DATA SECTION Start Marker
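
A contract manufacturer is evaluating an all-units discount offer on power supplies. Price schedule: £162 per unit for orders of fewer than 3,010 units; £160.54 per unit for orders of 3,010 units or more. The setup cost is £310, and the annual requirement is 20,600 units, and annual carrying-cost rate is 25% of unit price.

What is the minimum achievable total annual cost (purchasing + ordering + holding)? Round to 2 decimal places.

H₁ = 25%×£162 = £40.5000;  H₂ = 25%×£160.54 = £40.1350
EOQ₁ = √(2×20,600×310/40.5000) = 561.57  (< 3,010, feasible at tier 1)
EOQ₂ = √(2×20,600×310/40.1350) = 564.12  (< 3,010 → use Q = 3,010 at tier-2 price)
TC(tier 1 (EOQ₁), Q≈561.6) = £3,359,943.48
TC(tier 2, Q≈3,010.0) = £3,369,648.77
Minimum at tier 1 (EOQ₁): £3,359,943.48

£3,359,943.48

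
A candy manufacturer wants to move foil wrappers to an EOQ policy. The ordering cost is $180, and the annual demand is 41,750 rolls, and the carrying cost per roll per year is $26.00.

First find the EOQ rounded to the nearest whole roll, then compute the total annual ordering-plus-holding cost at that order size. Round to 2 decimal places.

$19,768.16

Q* = √(2·D·S / H) = √(2·41,750·180 / 26) = √578,076.9 ≈ 760.31 → Q = 760 rolls
Ordering: D/Q × S = 41,750/760 × $180 = $9,888.16
Holding:  Q/2 × H = 760/2 × $26 = $9,880.00
Total = $9,888.16 + $9,880.00 = $19,768.16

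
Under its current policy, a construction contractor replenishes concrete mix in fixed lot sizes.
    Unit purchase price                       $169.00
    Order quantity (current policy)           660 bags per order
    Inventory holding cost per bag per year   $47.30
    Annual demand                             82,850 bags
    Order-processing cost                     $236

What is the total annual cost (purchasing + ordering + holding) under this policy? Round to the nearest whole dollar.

$14,046,884

Ordering: D/Q × S = 82,850/660 × $236 = $29,625.15
Holding:  Q/2 × H = 660/2 × $47.3 = $15,609.00
Purchase cost = D·C = 82,850 × 169 = $14,001,650.00
Total = $29,625.15 + $15,609.00 + $14,001,650.00 = $14,046,884.15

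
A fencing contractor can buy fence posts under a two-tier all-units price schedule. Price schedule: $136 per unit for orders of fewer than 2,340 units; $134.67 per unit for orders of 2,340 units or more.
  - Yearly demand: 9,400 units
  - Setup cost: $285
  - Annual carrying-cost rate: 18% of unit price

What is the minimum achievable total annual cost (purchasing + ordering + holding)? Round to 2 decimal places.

H₁ = 18%×$136 = $24.4800;  H₂ = 18%×$134.67 = $24.2406
EOQ₁ = √(2×9,400×285/24.4800) = 467.84  (< 2,340, feasible at tier 1)
EOQ₂ = √(2×9,400×285/24.2406) = 470.14  (< 2,340 → use Q = 2,340 at tier-2 price)
TC(tier 1 (EOQ₁), Q≈467.8) = $1,289,852.68
TC(tier 2, Q≈2,340.0) = $1,295,404.37
Minimum at tier 1 (EOQ₁): $1,289,852.68

$1,289,852.68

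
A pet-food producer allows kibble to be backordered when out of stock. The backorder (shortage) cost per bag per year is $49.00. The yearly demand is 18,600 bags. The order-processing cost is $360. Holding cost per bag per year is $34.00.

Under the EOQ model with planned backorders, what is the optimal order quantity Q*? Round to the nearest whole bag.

817 bags

Q* = √(2DS/H) · √((H + b)/b)
   = √(2 × 18,600 × 360 / 34) · √((34 + 49) / 49)
   = 627.600 × 1.3015 ≈ 816.82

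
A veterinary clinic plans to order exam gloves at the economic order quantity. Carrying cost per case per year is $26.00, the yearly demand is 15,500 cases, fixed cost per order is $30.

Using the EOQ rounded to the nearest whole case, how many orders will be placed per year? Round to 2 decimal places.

Optimal lot size Q* = (2 × 15,500 × $30 / $26)^½ ≈ 189.13 → Q = 189
N = D/Q = 15,500/189 ≈ 82.011 orders/yr

82.01 orders per year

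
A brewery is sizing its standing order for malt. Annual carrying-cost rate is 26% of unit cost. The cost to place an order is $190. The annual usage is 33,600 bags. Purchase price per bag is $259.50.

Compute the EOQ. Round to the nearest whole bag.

Carrying cost H = $259.5 × 26% = $67.4700/bag/yr
2DS/H = 2·33,600·190/67.47 = 189,239.66
EOQ = √189,239.66 ≈ 435.02

435 bags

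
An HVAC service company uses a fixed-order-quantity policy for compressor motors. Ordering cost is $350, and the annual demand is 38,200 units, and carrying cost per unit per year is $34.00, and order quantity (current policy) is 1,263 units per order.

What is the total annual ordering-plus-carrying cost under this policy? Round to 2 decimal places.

Orders/yr = 38,200/1,263 = 30.245; ordering cost = 30.245 × $350 = $10,585.91
Average inventory = 1,263/2 = 631.5; holding cost = 631.5 × $34 = $21,471.00
Total = $10,585.91 + $21,471.00 = $32,056.91

$32,056.91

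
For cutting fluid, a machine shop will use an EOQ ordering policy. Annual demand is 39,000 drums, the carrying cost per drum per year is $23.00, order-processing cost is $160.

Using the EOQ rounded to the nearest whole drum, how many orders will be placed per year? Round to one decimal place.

52.9 orders per year

Q* = √(2·D·S / H) = √(2·39,000·160 / 23) = √542,608.7 ≈ 736.62 → Q = 737
N = D/Q = 39,000/737 ≈ 52.917 orders/yr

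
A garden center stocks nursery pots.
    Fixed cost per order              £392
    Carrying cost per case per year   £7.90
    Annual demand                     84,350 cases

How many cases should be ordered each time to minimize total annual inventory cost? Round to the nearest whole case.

2DS/H = 2·84,350·392/7.9 = 8,370,936.71
EOQ = √8,370,936.71 ≈ 2,893.26

2,893 cases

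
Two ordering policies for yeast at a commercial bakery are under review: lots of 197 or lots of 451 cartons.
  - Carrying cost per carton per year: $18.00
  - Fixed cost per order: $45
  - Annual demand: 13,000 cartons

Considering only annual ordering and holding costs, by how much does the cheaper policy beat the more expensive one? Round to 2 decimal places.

Annual cost at Q: ordering D·S/Q plus holding Q·H/2.
TC(197) = (13,000/197)×45 + (197/2)×18 = $4,742.54
TC(451) = (13,000/451)×45 + (451/2)×18 = $5,356.12
Cheaper: Q = 197.  Difference = $613.57

$613.57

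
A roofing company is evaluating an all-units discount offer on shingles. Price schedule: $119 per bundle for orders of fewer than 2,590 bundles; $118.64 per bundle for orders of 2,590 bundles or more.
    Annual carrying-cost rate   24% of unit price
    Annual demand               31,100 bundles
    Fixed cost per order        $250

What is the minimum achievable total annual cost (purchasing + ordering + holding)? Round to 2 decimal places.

$3,721,973.87

H₁ = 24%×$119 = $28.5600;  H₂ = 24%×$118.64 = $28.4736
EOQ₁ = √(2×31,100×250/28.5600) = 737.88  (< 2,590, feasible at tier 1)
EOQ₂ = √(2×31,100×250/28.4736) = 739.00  (< 2,590 → use Q = 2,590 at tier-2 price)
TC(tier 1 (EOQ₁), Q≈737.9) = $3,721,973.87
TC(tier 2, Q≈2,590.0) = $3,729,579.24
Minimum at tier 1 (EOQ₁): $3,721,973.87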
DATA SECTION End Marker
*YOUR ASSIGNMENT*:
Repeat each of the records exactly as written.

*SOLUTION TO THE EXERCISE*:
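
A contract manufacturer is evaluating an all-units discount offer on power supplies. Price schedule: £162 per unit for orders of fewer than 3,010 units; £160.54 per unit for orders of 3,010 units or more. The setup cost is £310, and the annual requirement is 20,600 units, and annual carrying-cost rate is 25% of unit price.

What is the minimum achievable total annual cost (purchasing + ordering + holding)? Round to 2 decimal places.

H₁ = 25%×£162 = £40.5000;  H₂ = 25%×£160.54 = £40.1350
EOQ₁ = √(2×20,600×310/40.5000) = 561.57  (< 3,010, feasible at tier 1)
EOQ₂ = √(2×20,600×310/40.1350) = 564.12  (< 3,010 → use Q = 3,010 at tier-2 price)
TC(tier 1 (EOQ₁), Q≈561.6) = £3,359,943.48
TC(tier 2, Q≈3,010.0) = £3,369,648.77
Minimum at tier 1 (EOQ₁): £3,359,943.48

£3,359,943.48

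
A candy manufacturer wants to move foil wrappers to an EOQ policy. The ordering cost is $180, and the annual demand is 41,750 rolls, and the carrying cost per roll per year is $26.00.

First find the EOQ rounded to the nearest whole roll, then compute the total annual ordering-plus-holding cost at that order size. Round to 2 decimal places.

$19,768.16

Q* = √(2·D·S / H) = √(2·41,750·180 / 26) = √578,076.9 ≈ 760.31 → Q = 760 rolls
Ordering: D/Q × S = 41,750/760 × $180 = $9,888.16
Holding:  Q/2 × H = 760/2 × $26 = $9,880.00
Total = $9,888.16 + $9,880.00 = $19,768.16

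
Under its current policy, a construction contractor replenishes concrete mix in fixed lot sizes.
    Unit purchase price                       $169.00
    Order quantity (current policy)           660 bags per order
    Inventory holding cost per bag per year   $47.30
    Annual demand                             82,850 bags
    Order-processing cost                     $236

What is the total annual cost (purchasing + ordering + holding) under this policy? Round to the nearest whole dollar.

$14,046,884

Ordering: D/Q × S = 82,850/660 × $236 = $29,625.15
Holding:  Q/2 × H = 660/2 × $47.3 = $15,609.00
Purchase cost = D·C = 82,850 × 169 = $14,001,650.00
Total = $29,625.15 + $15,609.00 + $14,001,650.00 = $14,046,884.15

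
A fencing contractor can buy fence posts under a two-tier all-units price schedule. Price schedule: $136 per unit for orders of fewer than 2,340 units; $134.67 per unit for orders of 2,340 units or more.
  - Yearly demand: 9,400 units
  - Setup cost: $285
  - Annual carrying-cost rate: 18% of unit price

What is the minimum achievable total annual cost (purchasing + ordering + holding)? Round to 2 decimal places.

H₁ = 18%×$136 = $24.4800;  H₂ = 18%×$134.67 = $24.2406
EOQ₁ = √(2×9,400×285/24.4800) = 467.84  (< 2,340, feasible at tier 1)
EOQ₂ = √(2×9,400×285/24.2406) = 470.14  (< 2,340 → use Q = 2,340 at tier-2 price)
TC(tier 1 (EOQ₁), Q≈467.8) = $1,289,852.68
TC(tier 2, Q≈2,340.0) = $1,295,404.37
Minimum at tier 1 (EOQ₁): $1,289,852.68

$1,289,852.68

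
A pet-food producer allows kibble to be backordered when out of stock. The backorder (shortage) cost per bag per year is $49.00. The yearly demand is 18,600 bags. The order-processing cost is $360. Holding cost per bag per year is $34.00.

Under the EOQ model with planned backorders, what is the optimal order quantity Q*? Round to the nearest whole bag.

817 bags

Q* = √(2DS/H) · √((H + b)/b)
   = √(2 × 18,600 × 360 / 34) · √((34 + 49) / 49)
   = 627.600 × 1.3015 ≈ 816.82

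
A veterinary clinic plans to order exam gloves at the economic order quantity. Carrying cost per case per year is $26.00, the yearly demand is 15,500 cases, fixed cost per order is $30.

Using the EOQ rounded to the nearest whole case, how many orders will be placed per year? Round to 2 decimal places.

Optimal lot size Q* = (2 × 15,500 × $30 / $26)^½ ≈ 189.13 → Q = 189
N = D/Q = 15,500/189 ≈ 82.011 orders/yr

82.01 orders per year

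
A brewery is sizing its standing order for malt. Annual carrying-cost rate is 26% of unit cost. The cost to place an order is $190. The annual usage is 33,600 bags. Purchase price per bag is $259.50.

Compute the EOQ. Round to the nearest whole bag.

Carrying cost H = $259.5 × 26% = $67.4700/bag/yr
2DS/H = 2·33,600·190/67.47 = 189,239.66
EOQ = √189,239.66 ≈ 435.02

435 bags

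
An HVAC service company uses a fixed-order-quantity policy for compressor motors. Ordering cost is $350, and the annual demand is 38,200 units, and carrying cost per unit per year is $34.00, and order quantity (current policy) is 1,263 units per order.

What is the total annual ordering-plus-carrying cost under this policy? Round to 2 decimal places.

Orders/yr = 38,200/1,263 = 30.245; ordering cost = 30.245 × $350 = $10,585.91
Average inventory = 1,263/2 = 631.5; holding cost = 631.5 × $34 = $21,471.00
Total = $10,585.91 + $21,471.00 = $32,056.91

$32,056.91

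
For cutting fluid, a machine shop will use an EOQ ordering policy. Annual demand is 39,000 drums, the carrying cost per drum per year is $23.00, order-processing cost is $160.

Using the EOQ rounded to the nearest whole drum, how many orders will be placed per year? Round to one decimal place.

52.9 orders per year

Q* = √(2·D·S / H) = √(2·39,000·160 / 23) = √542,608.7 ≈ 736.62 → Q = 737
N = D/Q = 39,000/737 ≈ 52.917 orders/yr

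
A garden center stocks nursery pots.
    Fixed cost per order              £392
    Carrying cost per case per year   £7.90
    Annual demand                     84,350 cases

How many cases should be ordered each time to minimize total annual inventory cost? Round to the nearest whole case.

2DS/H = 2·84,350·392/7.9 = 8,370,936.71
EOQ = √8,370,936.71 ≈ 2,893.26

2,893 cases

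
Two ordering policies for yeast at a commercial bakery are under review: lots of 197 or lots of 451 cartons.
  - Carrying cost per carton per year: $18.00
  - Fixed cost per order: $45
  - Annual demand: 13,000 cartons

Considering only annual ordering and holding costs, by how much does the cheaper policy beat the more expensive one? Round to 2 decimal places.

Annual cost at Q: ordering D·S/Q plus holding Q·H/2.
TC(197) = (13,000/197)×45 + (197/2)×18 = $4,742.54
TC(451) = (13,000/451)×45 + (451/2)×18 = $5,356.12
Cheaper: Q = 197.  Difference = $613.57

$613.57

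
A roofing company is evaluating an all-units discount offer on shingles. Price schedule: $119 per bundle for orders of fewer than 2,590 bundles; $118.64 per bundle for orders of 2,590 bundles or more.
    Annual carrying-cost rate   24% of unit price
    Annual demand               31,100 bundles
    Fixed cost per order        $250

What is the minimum achievable total annual cost (purchasing + ordering + holding)? Round to 2 decimal places.

$3,721,973.87

H₁ = 24%×$119 = $28.5600;  H₂ = 24%×$118.64 = $28.4736
EOQ₁ = √(2×31,100×250/28.5600) = 737.88  (< 2,590, feasible at tier 1)
EOQ₂ = √(2×31,100×250/28.4736) = 739.00  (< 2,590 → use Q = 2,590 at tier-2 price)
TC(tier 1 (EOQ₁), Q≈737.9) = $3,721,973.87
TC(tier 2, Q≈2,590.0) = $3,729,579.24
Minimum at tier 1 (EOQ₁): $3,721,973.87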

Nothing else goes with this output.